### WORK TO BE COMPLETED
Produce a verbatim copy of the entries listed below.

(DATA PROVIDED begins)

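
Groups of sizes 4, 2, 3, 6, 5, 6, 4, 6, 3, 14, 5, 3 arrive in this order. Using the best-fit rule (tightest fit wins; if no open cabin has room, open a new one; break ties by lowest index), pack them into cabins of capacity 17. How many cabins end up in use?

4

  4 → cabin 1 (new)  [load 4/17]
  2 → cabin 1  [load 6/17]
  3 → cabin 1  [load 9/17]
  6 → cabin 1  [load 15/17]
  5 → cabin 2 (new)  [load 5/17]
  6 → cabin 2  [load 11/17]
  4 → cabin 2  [load 15/17]
  6 → cabin 3 (new)  [load 6/17]
  3 → cabin 3  [load 9/17]
  14 → cabin 4 (new)  [load 14/17]
  5 → cabin 3  [load 14/17]
  3 → cabin 3  [load 17/17]
4 cabins opened.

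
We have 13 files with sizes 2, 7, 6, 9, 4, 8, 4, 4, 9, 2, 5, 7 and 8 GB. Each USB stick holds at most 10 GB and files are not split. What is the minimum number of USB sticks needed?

9

Total = 9 + 9 + 8 + 8 + 7 + 7 + 6 + 5 + 4 + 4 + 4 + 2 + 2 = 75 GB.
Lower bound: ⌈75/10⌉ = 8 USB sticks.
A packing using 9 USB sticks:
  USB stick 1: 9 = 9
  USB stick 2: 9 = 9
  USB stick 3: 8 + 2 = 10
  USB stick 4: 8 + 2 = 10
  USB stick 5: 7 = 7
  USB stick 6: 7 = 7
  USB stick 7: 6 + 4 = 10
  USB stick 8: 5 + 4 = 9
  USB stick 9: 4 = 4
No arrangement into 8 USB sticks stays within capacity, so 9 is optimal.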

(DATA PROVIDED ends)

### RESPONSE TO THE EXERCISE
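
Groups of sizes 4, 2, 3, 6, 5, 6, 4, 6, 3, 14, 5, 3 arrive in this order. Using the best-fit rule (tightest fit wins; if no open cabin has room, open a new one; break ties by lowest index), pack them into cabins of capacity 17. How many cabins end up in use?

4

  4 → cabin 1 (new)  [load 4/17]
  2 → cabin 1  [load 6/17]
  3 → cabin 1  [load 9/17]
  6 → cabin 1  [load 15/17]
  5 → cabin 2 (new)  [load 5/17]
  6 → cabin 2  [load 11/17]
  4 → cabin 2  [load 15/17]
  6 → cabin 3 (new)  [load 6/17]
  3 → cabin 3  [load 9/17]
  14 → cabin 4 (new)  [load 14/17]
  5 → cabin 3  [load 14/17]
  3 → cabin 3  [load 17/17]
4 cabins opened.

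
We have 13 files with sizes 2, 7, 6, 9, 4, 8, 4, 4, 9, 2, 5, 7 and 8 GB. Each USB stick holds at most 10 GB and files are not split. What is the minimum number of USB sticks needed?

9

Total = 9 + 9 + 8 + 8 + 7 + 7 + 6 + 5 + 4 + 4 + 4 + 2 + 2 = 75 GB.
Lower bound: ⌈75/10⌉ = 8 USB sticks.
A packing using 9 USB sticks:
  USB stick 1: 9 = 9
  USB stick 2: 9 = 9
  USB stick 3: 8 + 2 = 10
  USB stick 4: 8 + 2 = 10
  USB stick 5: 7 = 7
  USB stick 6: 7 = 7
  USB stick 7: 6 + 4 = 10
  USB stick 8: 5 + 4 = 9
  USB stick 9: 4 = 4
No arrangement into 8 USB sticks stays within capacity, so 9 is optimal.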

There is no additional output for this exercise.